DIRECTIONS FOR THIS TASK
Without changing anything, output the records below.
=== Begin Enclosure ===
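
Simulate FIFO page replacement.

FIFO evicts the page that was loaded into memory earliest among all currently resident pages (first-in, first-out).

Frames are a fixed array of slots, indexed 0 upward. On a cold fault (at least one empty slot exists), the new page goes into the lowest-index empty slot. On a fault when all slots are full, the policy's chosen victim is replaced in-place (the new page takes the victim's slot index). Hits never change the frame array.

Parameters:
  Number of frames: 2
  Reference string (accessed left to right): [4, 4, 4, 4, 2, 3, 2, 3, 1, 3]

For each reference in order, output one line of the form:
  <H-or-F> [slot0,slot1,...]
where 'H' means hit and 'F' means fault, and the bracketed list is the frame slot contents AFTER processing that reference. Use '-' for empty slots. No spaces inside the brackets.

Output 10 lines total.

F [4,-]
H [4,-]
H [4,-]
H [4,-]
F [4,2]
F [3,2]
H [3,2]
H [3,2]
F [3,1]
H [3,1]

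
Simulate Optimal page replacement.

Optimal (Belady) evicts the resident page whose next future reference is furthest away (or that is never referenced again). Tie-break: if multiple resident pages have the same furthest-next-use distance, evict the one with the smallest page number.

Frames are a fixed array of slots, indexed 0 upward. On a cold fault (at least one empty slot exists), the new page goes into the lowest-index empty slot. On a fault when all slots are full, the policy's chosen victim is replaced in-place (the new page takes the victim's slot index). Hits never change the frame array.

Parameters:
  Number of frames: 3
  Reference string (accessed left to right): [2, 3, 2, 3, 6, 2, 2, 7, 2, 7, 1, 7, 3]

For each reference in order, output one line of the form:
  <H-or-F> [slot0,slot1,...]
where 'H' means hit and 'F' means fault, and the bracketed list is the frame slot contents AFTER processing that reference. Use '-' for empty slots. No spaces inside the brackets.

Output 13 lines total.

F [2,-,-]
F [2,3,-]
H [2,3,-]
H [2,3,-]
F [2,3,6]
H [2,3,6]
H [2,3,6]
F [2,3,7]
H [2,3,7]
H [2,3,7]
F [1,3,7]
H [1,3,7]
H [1,3,7]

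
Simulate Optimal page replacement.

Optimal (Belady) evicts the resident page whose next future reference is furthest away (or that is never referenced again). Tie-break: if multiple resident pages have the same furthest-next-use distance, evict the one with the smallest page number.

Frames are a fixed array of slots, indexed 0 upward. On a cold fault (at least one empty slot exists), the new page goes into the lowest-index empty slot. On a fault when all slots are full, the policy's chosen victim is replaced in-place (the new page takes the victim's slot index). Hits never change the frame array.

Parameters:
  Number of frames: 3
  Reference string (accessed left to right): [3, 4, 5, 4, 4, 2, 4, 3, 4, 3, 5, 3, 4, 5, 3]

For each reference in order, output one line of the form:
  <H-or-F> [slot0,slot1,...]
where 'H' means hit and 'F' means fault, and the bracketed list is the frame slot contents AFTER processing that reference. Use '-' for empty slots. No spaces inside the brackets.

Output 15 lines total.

F [3,-,-]
F [3,4,-]
F [3,4,5]
H [3,4,5]
H [3,4,5]
F [3,4,2]
H [3,4,2]
H [3,4,2]
H [3,4,2]
H [3,4,2]
F [3,4,5]
H [3,4,5]
H [3,4,5]
H [3,4,5]
H [3,4,5]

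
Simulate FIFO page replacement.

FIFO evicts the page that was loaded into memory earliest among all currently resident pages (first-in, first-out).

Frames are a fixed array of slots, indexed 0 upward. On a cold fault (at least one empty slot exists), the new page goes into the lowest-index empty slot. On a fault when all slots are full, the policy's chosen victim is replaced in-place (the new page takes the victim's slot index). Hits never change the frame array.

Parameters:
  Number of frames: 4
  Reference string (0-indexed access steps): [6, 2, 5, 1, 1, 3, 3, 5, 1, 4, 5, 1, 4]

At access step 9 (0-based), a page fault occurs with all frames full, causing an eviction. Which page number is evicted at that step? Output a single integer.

Step 0: ref 6 -> FAULT, frames=[6,-,-,-]
Step 1: ref 2 -> FAULT, frames=[6,2,-,-]
Step 2: ref 5 -> FAULT, frames=[6,2,5,-]
Step 3: ref 1 -> FAULT, frames=[6,2,5,1]
Step 4: ref 1 -> HIT, frames=[6,2,5,1]
Step 5: ref 3 -> FAULT, evict 6, frames=[3,2,5,1]
Step 6: ref 3 -> HIT, frames=[3,2,5,1]
Step 7: ref 5 -> HIT, frames=[3,2,5,1]
Step 8: ref 1 -> HIT, frames=[3,2,5,1]
Step 9: ref 4 -> FAULT, evict 2, frames=[3,4,5,1]
At step 9: evicted page 2

Answer: 2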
=== End Enclosure ===
SOLUTION FOR THIS TASK
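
Simulate FIFO page replacement.

FIFO evicts the page that was loaded into memory earliest among all currently resident pages (first-in, first-out).

Frames are a fixed array of slots, indexed 0 upward. On a cold fault (at least one empty slot exists), the new page goes into the lowest-index empty slot. On a fault when all slots are full, the policy's chosen victim is replaced in-place (the new page takes the victim's slot index). Hits never change the frame array.

Parameters:
  Number of frames: 2
  Reference string (accessed left to right): [4, 4, 4, 4, 2, 3, 2, 3, 1, 3]

For each reference in order, output one line of the form:
  <H-or-F> [slot0,slot1,...]
where 'H' means hit and 'F' means fault, and the bracketed list is the frame slot contents AFTER processing that reference. Use '-' for empty slots. No spaces inside the brackets.

Output 10 lines total.

F [4,-]
H [4,-]
H [4,-]
H [4,-]
F [4,2]
F [3,2]
H [3,2]
H [3,2]
F [3,1]
H [3,1]

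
Simulate Optimal page replacement.

Optimal (Belady) evicts the resident page whose next future reference is furthest away (or that is never referenced again). Tie-break: if multiple resident pages have the same furthest-next-use distance, evict the one with the smallest page number.

Frames are a fixed array of slots, indexed 0 upward. On a cold fault (at least one empty slot exists), the new page goes into the lowest-index empty slot. On a fault when all slots are full, the policy's chosen victim is replaced in-place (the new page takes the victim's slot index). Hits never change the frame array.

Parameters:
  Number of frames: 3
  Reference string (accessed left to right): [2, 3, 2, 3, 6, 2, 2, 7, 2, 7, 1, 7, 3]

For each reference in order, output one line of the form:
  <H-or-F> [slot0,slot1,...]
where 'H' means hit and 'F' means fault, and the bracketed list is the frame slot contents AFTER processing that reference. Use '-' for empty slots. No spaces inside the brackets.

Output 13 lines total.

F [2,-,-]
F [2,3,-]
H [2,3,-]
H [2,3,-]
F [2,3,6]
H [2,3,6]
H [2,3,6]
F [2,3,7]
H [2,3,7]
H [2,3,7]
F [1,3,7]
H [1,3,7]
H [1,3,7]

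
Simulate Optimal page replacement.

Optimal (Belady) evicts the resident page whose next future reference is furthest away (or that is never referenced again). Tie-break: if multiple resident pages have the same furthest-next-use distance, evict the one with the smallest page number.

Frames are a fixed array of slots, indexed 0 upward. On a cold fault (at least one empty slot exists), the new page goes into the lowest-index empty slot. On a fault when all slots are full, the policy's chosen victim is replaced in-place (the new page takes the victim's slot index). Hits never change the frame array.

Parameters:
  Number of frames: 3
  Reference string (accessed left to right): [3, 4, 5, 4, 4, 2, 4, 3, 4, 3, 5, 3, 4, 5, 3]

For each reference in order, output one line of the form:
  <H-or-F> [slot0,slot1,...]
where 'H' means hit and 'F' means fault, and the bracketed list is the frame slot contents AFTER processing that reference. Use '-' for empty slots. No spaces inside the brackets.

Output 15 lines total.

F [3,-,-]
F [3,4,-]
F [3,4,5]
H [3,4,5]
H [3,4,5]
F [3,4,2]
H [3,4,2]
H [3,4,2]
H [3,4,2]
H [3,4,2]
F [3,4,5]
H [3,4,5]
H [3,4,5]
H [3,4,5]
H [3,4,5]

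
Simulate FIFO page replacement.

FIFO evicts the page that was loaded into memory earliest among all currently resident pages (first-in, first-out).

Frames are a fixed array of slots, indexed 0 upward. On a cold fault (at least one empty slot exists), the new page goes into the lowest-index empty slot. On a fault when all slots are full, the policy's chosen victim is replaced in-place (the new page takes the victim's slot index). Hits never change the frame array.

Parameters:
  Number of frames: 4
  Reference string (0-indexed access steps): [6, 2, 5, 1, 1, 3, 3, 5, 1, 4, 5, 1, 4]

At access step 9 (0-based), a page fault occurs with all frames full, causing an eviction. Which page number is evicted at that step? Output a single integer.

Step 0: ref 6 -> FAULT, frames=[6,-,-,-]
Step 1: ref 2 -> FAULT, frames=[6,2,-,-]
Step 2: ref 5 -> FAULT, frames=[6,2,5,-]
Step 3: ref 1 -> FAULT, frames=[6,2,5,1]
Step 4: ref 1 -> HIT, frames=[6,2,5,1]
Step 5: ref 3 -> FAULT, evict 6, frames=[3,2,5,1]
Step 6: ref 3 -> HIT, frames=[3,2,5,1]
Step 7: ref 5 -> HIT, frames=[3,2,5,1]
Step 8: ref 1 -> HIT, frames=[3,2,5,1]
Step 9: ref 4 -> FAULT, evict 2, frames=[3,4,5,1]
At step 9: evicted page 2

Answer: 2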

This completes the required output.